## Task description
Provide again, from the entries below, every line from the one containing "Which leaf is removed at step 3" through the one containing "Reconstruction from a", exactly as written, and no other line.

Stored data entries

* * * * *

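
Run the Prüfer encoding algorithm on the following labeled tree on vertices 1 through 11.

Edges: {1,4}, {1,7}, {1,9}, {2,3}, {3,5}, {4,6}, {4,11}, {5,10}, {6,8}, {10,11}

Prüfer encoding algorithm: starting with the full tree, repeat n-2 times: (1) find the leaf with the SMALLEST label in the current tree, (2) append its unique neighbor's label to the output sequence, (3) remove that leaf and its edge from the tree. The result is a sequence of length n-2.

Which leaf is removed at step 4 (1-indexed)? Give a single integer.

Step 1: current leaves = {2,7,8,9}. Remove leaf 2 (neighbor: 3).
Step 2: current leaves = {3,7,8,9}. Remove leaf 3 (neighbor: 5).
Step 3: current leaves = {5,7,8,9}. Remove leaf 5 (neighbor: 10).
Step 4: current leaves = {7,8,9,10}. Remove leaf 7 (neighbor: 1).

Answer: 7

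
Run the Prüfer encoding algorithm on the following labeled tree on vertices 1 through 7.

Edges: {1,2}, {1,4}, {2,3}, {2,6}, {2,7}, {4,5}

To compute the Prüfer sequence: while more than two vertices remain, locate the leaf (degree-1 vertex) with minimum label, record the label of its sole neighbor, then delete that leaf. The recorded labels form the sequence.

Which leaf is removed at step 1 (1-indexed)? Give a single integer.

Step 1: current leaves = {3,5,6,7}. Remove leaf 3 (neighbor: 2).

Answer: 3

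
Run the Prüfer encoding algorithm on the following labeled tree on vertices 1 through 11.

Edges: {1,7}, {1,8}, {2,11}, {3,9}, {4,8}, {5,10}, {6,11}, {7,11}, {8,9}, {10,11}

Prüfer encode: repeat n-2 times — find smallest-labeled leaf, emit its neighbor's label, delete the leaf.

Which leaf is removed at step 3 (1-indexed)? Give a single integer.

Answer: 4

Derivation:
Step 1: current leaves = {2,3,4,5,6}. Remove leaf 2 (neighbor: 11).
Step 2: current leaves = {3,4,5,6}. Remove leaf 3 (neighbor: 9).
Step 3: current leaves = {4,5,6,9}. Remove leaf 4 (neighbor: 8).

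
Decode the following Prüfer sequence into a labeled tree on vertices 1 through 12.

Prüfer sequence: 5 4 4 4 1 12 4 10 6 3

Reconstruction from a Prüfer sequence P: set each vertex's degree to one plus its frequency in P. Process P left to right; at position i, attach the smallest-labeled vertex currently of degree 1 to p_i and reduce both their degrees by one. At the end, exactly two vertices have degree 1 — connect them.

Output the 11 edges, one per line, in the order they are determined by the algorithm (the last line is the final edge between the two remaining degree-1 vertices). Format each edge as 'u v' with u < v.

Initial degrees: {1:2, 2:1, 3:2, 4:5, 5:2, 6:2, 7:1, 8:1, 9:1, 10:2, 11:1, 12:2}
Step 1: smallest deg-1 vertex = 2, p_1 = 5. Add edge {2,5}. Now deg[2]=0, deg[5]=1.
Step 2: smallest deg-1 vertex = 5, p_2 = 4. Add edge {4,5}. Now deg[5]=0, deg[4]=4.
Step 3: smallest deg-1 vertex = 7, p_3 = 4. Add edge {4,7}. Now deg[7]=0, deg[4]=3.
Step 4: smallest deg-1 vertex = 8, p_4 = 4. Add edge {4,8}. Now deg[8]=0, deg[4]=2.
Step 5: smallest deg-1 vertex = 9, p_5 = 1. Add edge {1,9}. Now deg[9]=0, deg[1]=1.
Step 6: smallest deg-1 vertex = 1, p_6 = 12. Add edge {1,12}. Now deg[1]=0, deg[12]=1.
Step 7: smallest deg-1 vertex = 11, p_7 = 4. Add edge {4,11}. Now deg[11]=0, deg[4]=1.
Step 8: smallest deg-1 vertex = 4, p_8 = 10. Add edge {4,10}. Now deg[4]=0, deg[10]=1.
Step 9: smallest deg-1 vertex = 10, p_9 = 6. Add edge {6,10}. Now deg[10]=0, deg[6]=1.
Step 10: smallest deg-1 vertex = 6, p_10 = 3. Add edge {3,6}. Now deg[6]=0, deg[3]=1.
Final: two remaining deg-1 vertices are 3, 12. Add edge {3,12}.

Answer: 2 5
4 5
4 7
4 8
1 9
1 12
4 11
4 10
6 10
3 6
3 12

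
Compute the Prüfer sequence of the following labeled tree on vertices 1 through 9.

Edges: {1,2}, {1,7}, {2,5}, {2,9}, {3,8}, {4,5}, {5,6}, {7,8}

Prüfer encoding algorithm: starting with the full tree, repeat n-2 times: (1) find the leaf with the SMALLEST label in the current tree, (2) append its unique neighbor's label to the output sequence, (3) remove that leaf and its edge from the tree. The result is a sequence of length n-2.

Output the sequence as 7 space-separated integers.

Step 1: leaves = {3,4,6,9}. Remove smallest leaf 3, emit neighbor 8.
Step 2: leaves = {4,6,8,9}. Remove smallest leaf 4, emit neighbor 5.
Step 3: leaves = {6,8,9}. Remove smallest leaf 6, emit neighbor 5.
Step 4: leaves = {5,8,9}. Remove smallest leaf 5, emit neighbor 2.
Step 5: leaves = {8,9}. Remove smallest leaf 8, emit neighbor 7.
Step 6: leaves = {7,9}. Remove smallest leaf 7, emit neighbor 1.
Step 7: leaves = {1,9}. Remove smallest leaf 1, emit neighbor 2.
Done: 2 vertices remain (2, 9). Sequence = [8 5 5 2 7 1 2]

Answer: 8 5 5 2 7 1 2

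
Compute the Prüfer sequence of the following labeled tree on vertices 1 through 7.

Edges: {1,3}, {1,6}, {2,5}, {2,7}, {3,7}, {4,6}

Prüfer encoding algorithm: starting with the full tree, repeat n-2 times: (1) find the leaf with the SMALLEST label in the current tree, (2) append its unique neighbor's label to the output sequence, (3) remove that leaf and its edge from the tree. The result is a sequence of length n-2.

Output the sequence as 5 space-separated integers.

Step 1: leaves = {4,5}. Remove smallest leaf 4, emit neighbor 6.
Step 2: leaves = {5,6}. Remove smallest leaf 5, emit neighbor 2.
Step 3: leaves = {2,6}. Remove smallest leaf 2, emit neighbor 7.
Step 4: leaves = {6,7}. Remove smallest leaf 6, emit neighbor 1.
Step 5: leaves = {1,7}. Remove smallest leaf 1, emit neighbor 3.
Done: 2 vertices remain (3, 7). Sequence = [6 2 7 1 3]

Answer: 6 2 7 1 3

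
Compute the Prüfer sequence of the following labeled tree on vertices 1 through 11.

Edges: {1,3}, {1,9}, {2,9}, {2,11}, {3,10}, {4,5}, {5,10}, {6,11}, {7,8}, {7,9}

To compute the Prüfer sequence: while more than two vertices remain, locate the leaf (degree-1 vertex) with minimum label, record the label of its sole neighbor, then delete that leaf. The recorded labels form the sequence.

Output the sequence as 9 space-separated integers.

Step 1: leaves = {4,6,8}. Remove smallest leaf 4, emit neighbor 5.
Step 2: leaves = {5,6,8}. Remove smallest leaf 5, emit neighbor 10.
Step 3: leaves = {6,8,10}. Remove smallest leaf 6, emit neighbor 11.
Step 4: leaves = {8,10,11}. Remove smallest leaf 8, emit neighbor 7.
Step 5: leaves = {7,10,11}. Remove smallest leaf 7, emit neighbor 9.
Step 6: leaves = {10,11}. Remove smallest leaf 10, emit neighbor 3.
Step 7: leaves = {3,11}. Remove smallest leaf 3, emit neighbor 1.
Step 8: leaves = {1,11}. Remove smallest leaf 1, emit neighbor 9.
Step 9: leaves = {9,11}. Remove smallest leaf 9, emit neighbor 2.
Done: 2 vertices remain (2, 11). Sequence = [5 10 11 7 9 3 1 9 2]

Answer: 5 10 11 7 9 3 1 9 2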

* * * * *

## Solved exercise
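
Which leaf is removed at step 3 (1-indexed)? Give a single integer.

Answer: 4

Derivation:
Step 1: current leaves = {2,3,4,5,6}. Remove leaf 2 (neighbor: 11).
Step 2: current leaves = {3,4,5,6}. Remove leaf 3 (neighbor: 9).
Step 3: current leaves = {4,5,6,9}. Remove leaf 4 (neighbor: 8).

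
Decode the following Prüfer sequence into a labeled tree on vertices 1 through 12.

Prüfer sequence: 5 4 4 4 1 12 4 10 6 3

Reconstruction from a Prüfer sequence P: set each vertex's degree to one plus its frequency in P. Process P left to right; at position i, attach the smallest-labeled vertex currently of degree 1 to p_i and reduce both their degrees by one. At the end, exactly two vertices have degree 1 — connect them.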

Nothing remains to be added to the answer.